The expected output is a verbatim reprint of the lines from the beginning of the data that follows through the line that contains "Now you add edge (4,7).".
▼
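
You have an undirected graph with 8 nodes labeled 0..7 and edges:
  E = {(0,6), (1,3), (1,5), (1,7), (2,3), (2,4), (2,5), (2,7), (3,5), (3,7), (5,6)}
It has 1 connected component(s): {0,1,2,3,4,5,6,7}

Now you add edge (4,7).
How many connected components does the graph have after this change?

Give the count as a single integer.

Initial component count: 1
Add (4,7): endpoints already in same component. Count unchanged: 1.
New component count: 1

Answer: 1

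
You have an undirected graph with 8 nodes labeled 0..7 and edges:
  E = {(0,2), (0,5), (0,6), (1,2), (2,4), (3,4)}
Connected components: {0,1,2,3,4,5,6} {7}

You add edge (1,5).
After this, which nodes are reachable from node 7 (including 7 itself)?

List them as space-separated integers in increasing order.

Answer: 7

Derivation:
Before: nodes reachable from 7: {7}
Adding (1,5): both endpoints already in same component. Reachability from 7 unchanged.
After: nodes reachable from 7: {7}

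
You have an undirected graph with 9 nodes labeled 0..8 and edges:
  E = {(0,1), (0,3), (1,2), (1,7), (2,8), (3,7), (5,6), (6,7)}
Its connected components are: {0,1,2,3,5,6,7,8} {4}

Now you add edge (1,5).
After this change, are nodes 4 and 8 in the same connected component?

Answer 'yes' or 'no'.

Initial components: {0,1,2,3,5,6,7,8} {4}
Adding edge (1,5): both already in same component {0,1,2,3,5,6,7,8}. No change.
New components: {0,1,2,3,5,6,7,8} {4}
Are 4 and 8 in the same component? no

Answer: no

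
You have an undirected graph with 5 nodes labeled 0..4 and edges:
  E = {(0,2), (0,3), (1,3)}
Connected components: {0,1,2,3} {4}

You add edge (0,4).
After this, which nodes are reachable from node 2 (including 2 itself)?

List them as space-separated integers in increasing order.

Before: nodes reachable from 2: {0,1,2,3}
Adding (0,4): merges 2's component with another. Reachability grows.
After: nodes reachable from 2: {0,1,2,3,4}

Answer: 0 1 2 3 4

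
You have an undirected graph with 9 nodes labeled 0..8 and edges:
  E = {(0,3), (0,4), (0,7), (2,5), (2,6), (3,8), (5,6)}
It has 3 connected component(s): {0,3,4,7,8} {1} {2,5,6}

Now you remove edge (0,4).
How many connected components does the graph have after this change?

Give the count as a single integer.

Initial component count: 3
Remove (0,4): it was a bridge. Count increases: 3 -> 4.
  After removal, components: {0,3,7,8} {1} {2,5,6} {4}
New component count: 4

Answer: 4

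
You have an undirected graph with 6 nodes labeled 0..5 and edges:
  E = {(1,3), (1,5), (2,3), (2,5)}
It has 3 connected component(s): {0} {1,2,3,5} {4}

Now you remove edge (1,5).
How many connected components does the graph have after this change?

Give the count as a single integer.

Answer: 3

Derivation:
Initial component count: 3
Remove (1,5): not a bridge. Count unchanged: 3.
  After removal, components: {0} {1,2,3,5} {4}
New component count: 3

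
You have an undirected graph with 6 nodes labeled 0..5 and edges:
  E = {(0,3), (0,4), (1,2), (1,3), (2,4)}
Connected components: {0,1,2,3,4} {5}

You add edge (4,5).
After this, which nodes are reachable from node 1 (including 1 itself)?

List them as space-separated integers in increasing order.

Before: nodes reachable from 1: {0,1,2,3,4}
Adding (4,5): merges 1's component with another. Reachability grows.
After: nodes reachable from 1: {0,1,2,3,4,5}

Answer: 0 1 2 3 4 5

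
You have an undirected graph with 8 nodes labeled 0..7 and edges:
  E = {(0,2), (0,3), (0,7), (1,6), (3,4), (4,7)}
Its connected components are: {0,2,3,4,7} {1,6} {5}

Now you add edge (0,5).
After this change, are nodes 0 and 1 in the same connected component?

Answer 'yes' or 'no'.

Answer: no

Derivation:
Initial components: {0,2,3,4,7} {1,6} {5}
Adding edge (0,5): merges {0,2,3,4,7} and {5}.
New components: {0,2,3,4,5,7} {1,6}
Are 0 and 1 in the same component? no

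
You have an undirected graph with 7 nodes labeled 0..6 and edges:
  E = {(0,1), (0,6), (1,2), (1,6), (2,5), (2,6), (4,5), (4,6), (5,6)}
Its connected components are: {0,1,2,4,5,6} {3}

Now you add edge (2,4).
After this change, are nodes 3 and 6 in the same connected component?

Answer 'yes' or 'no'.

Initial components: {0,1,2,4,5,6} {3}
Adding edge (2,4): both already in same component {0,1,2,4,5,6}. No change.
New components: {0,1,2,4,5,6} {3}
Are 3 and 6 in the same component? no

Answer: no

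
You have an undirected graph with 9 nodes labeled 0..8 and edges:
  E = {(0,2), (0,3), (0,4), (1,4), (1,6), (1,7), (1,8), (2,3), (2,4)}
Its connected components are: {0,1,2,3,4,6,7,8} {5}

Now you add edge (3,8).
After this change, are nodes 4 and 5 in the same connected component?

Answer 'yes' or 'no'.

Initial components: {0,1,2,3,4,6,7,8} {5}
Adding edge (3,8): both already in same component {0,1,2,3,4,6,7,8}. No change.
New components: {0,1,2,3,4,6,7,8} {5}
Are 4 and 5 in the same component? no

Answer: no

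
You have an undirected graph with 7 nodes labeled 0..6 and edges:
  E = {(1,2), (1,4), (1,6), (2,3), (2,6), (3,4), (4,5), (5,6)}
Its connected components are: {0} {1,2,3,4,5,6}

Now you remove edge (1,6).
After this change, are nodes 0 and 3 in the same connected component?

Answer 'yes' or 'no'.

Initial components: {0} {1,2,3,4,5,6}
Removing edge (1,6): not a bridge — component count unchanged at 2.
New components: {0} {1,2,3,4,5,6}
Are 0 and 3 in the same component? no

Answer: no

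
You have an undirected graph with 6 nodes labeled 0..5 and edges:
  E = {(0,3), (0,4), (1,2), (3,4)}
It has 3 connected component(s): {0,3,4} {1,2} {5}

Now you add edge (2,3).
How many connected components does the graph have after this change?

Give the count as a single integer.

Initial component count: 3
Add (2,3): merges two components. Count decreases: 3 -> 2.
New component count: 2

Answer: 2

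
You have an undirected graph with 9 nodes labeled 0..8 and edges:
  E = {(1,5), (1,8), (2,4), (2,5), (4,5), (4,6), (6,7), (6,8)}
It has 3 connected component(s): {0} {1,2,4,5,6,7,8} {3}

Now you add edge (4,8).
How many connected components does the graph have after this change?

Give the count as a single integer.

Initial component count: 3
Add (4,8): endpoints already in same component. Count unchanged: 3.
New component count: 3

Answer: 3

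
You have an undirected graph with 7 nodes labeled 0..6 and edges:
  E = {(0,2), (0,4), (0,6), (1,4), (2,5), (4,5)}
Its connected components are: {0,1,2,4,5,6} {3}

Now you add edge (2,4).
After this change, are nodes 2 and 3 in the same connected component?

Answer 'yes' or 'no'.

Answer: no

Derivation:
Initial components: {0,1,2,4,5,6} {3}
Adding edge (2,4): both already in same component {0,1,2,4,5,6}. No change.
New components: {0,1,2,4,5,6} {3}
Are 2 and 3 in the same component? no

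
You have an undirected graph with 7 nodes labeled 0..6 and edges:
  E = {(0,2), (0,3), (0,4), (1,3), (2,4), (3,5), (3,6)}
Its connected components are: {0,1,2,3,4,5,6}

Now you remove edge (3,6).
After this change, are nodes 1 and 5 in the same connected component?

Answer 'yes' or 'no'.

Initial components: {0,1,2,3,4,5,6}
Removing edge (3,6): it was a bridge — component count 1 -> 2.
New components: {0,1,2,3,4,5} {6}
Are 1 and 5 in the same component? yes

Answer: yes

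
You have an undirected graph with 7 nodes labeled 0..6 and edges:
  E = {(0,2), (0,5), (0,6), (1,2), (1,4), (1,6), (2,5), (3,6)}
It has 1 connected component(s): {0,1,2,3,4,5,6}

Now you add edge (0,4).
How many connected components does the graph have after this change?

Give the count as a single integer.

Initial component count: 1
Add (0,4): endpoints already in same component. Count unchanged: 1.
New component count: 1

Answer: 1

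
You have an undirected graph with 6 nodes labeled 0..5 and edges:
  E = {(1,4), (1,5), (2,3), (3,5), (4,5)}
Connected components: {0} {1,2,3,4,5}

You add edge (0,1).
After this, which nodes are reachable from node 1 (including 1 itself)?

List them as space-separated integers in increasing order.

Answer: 0 1 2 3 4 5

Derivation:
Before: nodes reachable from 1: {1,2,3,4,5}
Adding (0,1): merges 1's component with another. Reachability grows.
After: nodes reachable from 1: {0,1,2,3,4,5}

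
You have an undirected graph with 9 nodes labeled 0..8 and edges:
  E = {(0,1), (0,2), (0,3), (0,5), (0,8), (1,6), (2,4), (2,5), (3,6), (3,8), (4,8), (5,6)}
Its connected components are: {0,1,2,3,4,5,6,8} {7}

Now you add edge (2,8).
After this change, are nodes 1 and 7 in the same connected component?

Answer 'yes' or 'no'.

Answer: no

Derivation:
Initial components: {0,1,2,3,4,5,6,8} {7}
Adding edge (2,8): both already in same component {0,1,2,3,4,5,6,8}. No change.
New components: {0,1,2,3,4,5,6,8} {7}
Are 1 and 7 in the same component? no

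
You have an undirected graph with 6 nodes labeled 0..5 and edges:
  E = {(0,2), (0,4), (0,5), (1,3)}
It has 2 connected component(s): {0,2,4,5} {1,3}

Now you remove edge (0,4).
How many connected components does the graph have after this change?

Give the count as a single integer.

Initial component count: 2
Remove (0,4): it was a bridge. Count increases: 2 -> 3.
  After removal, components: {0,2,5} {1,3} {4}
New component count: 3

Answer: 3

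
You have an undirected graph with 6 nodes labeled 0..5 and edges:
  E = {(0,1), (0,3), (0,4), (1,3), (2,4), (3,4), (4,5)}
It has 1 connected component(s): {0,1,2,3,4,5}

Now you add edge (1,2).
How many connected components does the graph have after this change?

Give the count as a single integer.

Answer: 1

Derivation:
Initial component count: 1
Add (1,2): endpoints already in same component. Count unchanged: 1.
New component count: 1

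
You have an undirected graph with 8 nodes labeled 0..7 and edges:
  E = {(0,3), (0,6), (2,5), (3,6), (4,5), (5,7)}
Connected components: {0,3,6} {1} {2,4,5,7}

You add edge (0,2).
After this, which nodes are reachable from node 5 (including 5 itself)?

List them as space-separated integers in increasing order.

Answer: 0 2 3 4 5 6 7

Derivation:
Before: nodes reachable from 5: {2,4,5,7}
Adding (0,2): merges 5's component with another. Reachability grows.
After: nodes reachable from 5: {0,2,3,4,5,6,7}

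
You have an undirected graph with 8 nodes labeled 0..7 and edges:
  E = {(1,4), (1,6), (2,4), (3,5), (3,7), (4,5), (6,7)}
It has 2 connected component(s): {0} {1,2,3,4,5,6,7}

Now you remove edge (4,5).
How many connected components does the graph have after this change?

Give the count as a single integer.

Initial component count: 2
Remove (4,5): not a bridge. Count unchanged: 2.
  After removal, components: {0} {1,2,3,4,5,6,7}
New component count: 2

Answer: 2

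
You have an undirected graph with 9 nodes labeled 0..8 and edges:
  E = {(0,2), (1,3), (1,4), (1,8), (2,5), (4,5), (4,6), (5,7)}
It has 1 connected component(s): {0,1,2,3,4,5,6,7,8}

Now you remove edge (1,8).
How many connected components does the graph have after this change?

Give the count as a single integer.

Initial component count: 1
Remove (1,8): it was a bridge. Count increases: 1 -> 2.
  After removal, components: {0,1,2,3,4,5,6,7} {8}
New component count: 2

Answer: 2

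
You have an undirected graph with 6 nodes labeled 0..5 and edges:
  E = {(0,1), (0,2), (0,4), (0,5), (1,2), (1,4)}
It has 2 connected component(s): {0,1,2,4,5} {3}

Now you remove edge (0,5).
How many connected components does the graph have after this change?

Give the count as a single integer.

Initial component count: 2
Remove (0,5): it was a bridge. Count increases: 2 -> 3.
  After removal, components: {0,1,2,4} {3} {5}
New component count: 3

Answer: 3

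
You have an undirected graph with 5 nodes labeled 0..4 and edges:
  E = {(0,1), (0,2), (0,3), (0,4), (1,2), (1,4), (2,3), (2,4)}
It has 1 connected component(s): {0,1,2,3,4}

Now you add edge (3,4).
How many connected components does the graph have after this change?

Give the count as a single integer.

Initial component count: 1
Add (3,4): endpoints already in same component. Count unchanged: 1.
New component count: 1

Answer: 1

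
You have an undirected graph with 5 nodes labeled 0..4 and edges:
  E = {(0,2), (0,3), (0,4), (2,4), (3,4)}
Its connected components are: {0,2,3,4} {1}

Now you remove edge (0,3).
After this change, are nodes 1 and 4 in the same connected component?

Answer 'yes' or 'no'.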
▲
* ANSWER TO THIS EXERCISE:
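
You have an undirected graph with 8 nodes labeled 0..7 and edges:
  E = {(0,6), (1,3), (1,5), (1,7), (2,3), (2,4), (2,5), (2,7), (3,5), (3,7), (5,6)}
It has 1 connected component(s): {0,1,2,3,4,5,6,7}

Now you add edge (4,7).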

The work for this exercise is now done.